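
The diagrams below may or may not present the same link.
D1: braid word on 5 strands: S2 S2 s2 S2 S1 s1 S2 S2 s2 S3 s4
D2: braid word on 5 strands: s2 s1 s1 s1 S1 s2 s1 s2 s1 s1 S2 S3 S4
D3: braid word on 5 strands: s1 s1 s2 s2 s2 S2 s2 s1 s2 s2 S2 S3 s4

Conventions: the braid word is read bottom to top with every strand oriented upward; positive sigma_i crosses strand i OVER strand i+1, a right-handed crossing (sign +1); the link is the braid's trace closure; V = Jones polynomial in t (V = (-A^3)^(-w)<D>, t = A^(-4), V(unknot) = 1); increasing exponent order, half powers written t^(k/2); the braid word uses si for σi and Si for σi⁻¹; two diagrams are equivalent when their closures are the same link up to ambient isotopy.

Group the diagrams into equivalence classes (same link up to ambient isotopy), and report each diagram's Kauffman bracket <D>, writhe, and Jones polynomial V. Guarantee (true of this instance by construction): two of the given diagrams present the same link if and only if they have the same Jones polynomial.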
● ● ●
Problem details -
Considering each line of the records on its own, count those that contain "present" and give only that number.

Problem solution -
2